Copy each line of the material in which the word "mean" appears.

DATA SHOWN:
----------------
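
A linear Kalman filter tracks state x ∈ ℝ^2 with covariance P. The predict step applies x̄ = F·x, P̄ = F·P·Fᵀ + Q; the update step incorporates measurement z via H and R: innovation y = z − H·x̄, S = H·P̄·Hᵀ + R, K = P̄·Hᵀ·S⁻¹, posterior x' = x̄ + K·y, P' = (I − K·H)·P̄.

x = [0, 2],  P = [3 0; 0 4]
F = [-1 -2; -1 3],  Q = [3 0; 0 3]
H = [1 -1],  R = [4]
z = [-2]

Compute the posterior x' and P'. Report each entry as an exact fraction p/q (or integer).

x̄ = F·x = [-4, 6]
P̄ = F·P·Fᵀ + Q = [22 -21; -21 42]
y = z − H·x̄ = [8]
S = H·P̄·Hᵀ + R = [110]
K = P̄·Hᵀ·S⁻¹ = [43/110; -63/110]
x' = x̄ + K·y = [-48/55, 78/55]
P' = (I − K·H)·P̄ = [571/110 399/110; 399/110 651/110]

x' = [-48/55, 78/55]
P' = [571/110 399/110; 399/110 651/110]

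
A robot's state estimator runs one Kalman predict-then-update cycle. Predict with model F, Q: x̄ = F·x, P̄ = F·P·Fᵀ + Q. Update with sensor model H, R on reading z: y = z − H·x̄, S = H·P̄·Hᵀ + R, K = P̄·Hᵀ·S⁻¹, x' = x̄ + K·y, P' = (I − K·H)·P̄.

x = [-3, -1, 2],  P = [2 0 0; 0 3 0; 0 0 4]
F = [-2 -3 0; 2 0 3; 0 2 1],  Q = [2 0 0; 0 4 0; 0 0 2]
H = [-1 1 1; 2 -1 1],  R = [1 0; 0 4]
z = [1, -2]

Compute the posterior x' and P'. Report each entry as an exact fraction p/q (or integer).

x' = [1904/1601, 4360/1601, -510/1601]
P' = [32893/3202 23464/1601 -7107/1601; 23464/1601 35272/1601 -11088/1601; -7107/1601 -11088/1601 4734/1601]

x̄ = F·x = [9, 0, 0]
P̄ = F·P·Fᵀ + Q = [37 -8 -18; -8 48 12; -18 12 18]
y = z − H·x̄ = [10, -20]
S = H·P̄·Hᵀ + R = [180 -146; -146 154]
K = P̄·Hᵀ·S⁻¹ = [-179/3202 1161/3202; 720/1601 142/1601; 753/1601 402/1601]
x' = x̄ + K·y = [1904/1601, 4360/1601, -510/1601]
P' = (I − K·H)·P̄ = [32893/3202 23464/1601 -7107/1601; 23464/1601 35272/1601 -11088/1601; -7107/1601 -11088/1601 4734/1601]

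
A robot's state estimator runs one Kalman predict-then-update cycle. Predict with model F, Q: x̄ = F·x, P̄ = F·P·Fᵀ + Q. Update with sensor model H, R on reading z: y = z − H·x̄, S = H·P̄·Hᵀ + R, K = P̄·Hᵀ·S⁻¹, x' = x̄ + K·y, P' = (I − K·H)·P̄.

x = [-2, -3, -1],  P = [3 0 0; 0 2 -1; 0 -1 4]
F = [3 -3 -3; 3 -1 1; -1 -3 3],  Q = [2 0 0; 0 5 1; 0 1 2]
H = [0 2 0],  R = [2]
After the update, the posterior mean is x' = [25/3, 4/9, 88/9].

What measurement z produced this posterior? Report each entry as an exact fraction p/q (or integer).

z = [1]

x̄ = F·x = [6, -4, 8]
P̄ = F·P·Fᵀ + Q = [65 21 -27; 21 40 16; -27 16 77]
S = H·P̄·Hᵀ + R = [162]
K = P̄·Hᵀ·S⁻¹ = [7/27; 40/81; 16/81]
x' − x̄ = [7/3, 40/9, 16/9] = K·y
y = (KᵀK)⁻¹·Kᵀ·(x' − x̄) = [9]
z = y + H·x̄ = [9] + [-8] = [1]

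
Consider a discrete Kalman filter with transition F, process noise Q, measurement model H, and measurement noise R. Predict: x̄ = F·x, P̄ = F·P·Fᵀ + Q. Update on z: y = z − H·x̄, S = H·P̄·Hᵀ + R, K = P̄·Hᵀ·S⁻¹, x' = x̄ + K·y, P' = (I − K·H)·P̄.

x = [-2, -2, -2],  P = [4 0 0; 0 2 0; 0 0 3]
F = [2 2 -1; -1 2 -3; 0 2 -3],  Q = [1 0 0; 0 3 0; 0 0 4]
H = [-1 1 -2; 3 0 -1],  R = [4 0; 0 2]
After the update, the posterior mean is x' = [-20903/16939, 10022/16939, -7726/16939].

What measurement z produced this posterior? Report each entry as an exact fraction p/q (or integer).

z = [3, -3]

x̄ = F·x = [-6, 4, 2]
P̄ = F·P·Fᵀ + Q = [28 9 17; 9 42 35; 17 35 39]
S = H·P̄·Hᵀ + R = [140 -99; -99 191]
K = P̄·Hᵀ·S⁻¹ = [-3490/16939 4133/16939; -7859/16939 -4783/16939; -10272/16939 -4260/16939]
x' − x̄ = [80731/16939, -57734/16939, -41604/16939] = K·y
y = (KᵀK)⁻¹·Kᵀ·(x' − x̄) = [-3, 17]
z = y + H·x̄ = [-3, 17] + [6, -20] = [3, -3]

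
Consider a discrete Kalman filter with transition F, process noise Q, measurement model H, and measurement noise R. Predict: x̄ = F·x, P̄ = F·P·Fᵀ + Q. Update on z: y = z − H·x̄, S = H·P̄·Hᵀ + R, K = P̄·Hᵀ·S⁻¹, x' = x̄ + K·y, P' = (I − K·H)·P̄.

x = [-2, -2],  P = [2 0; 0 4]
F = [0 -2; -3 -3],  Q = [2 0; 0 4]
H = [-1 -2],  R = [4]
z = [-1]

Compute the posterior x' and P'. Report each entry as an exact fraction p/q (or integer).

x̄ = F·x = [4, 12]
P̄ = F·P·Fᵀ + Q = [18 24; 24 58]
y = z − H·x̄ = [27]
S = H·P̄·Hᵀ + R = [350]
K = P̄·Hᵀ·S⁻¹ = [-33/175; -2/5]
x' = x̄ + K·y = [-191/175, 6/5]
P' = (I − K·H)·P̄ = [972/175 -12/5; -12/5 2]

x' = [-191/175, 6/5]
P' = [972/175 -12/5; -12/5 2]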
----------------
EXPECTED ANSWER:
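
After the update, the posterior mean is x' = [25/3, 4/9, 88/9].
After the update, the posterior mean is x' = [-20903/16939, 10022/16939, -7726/16939].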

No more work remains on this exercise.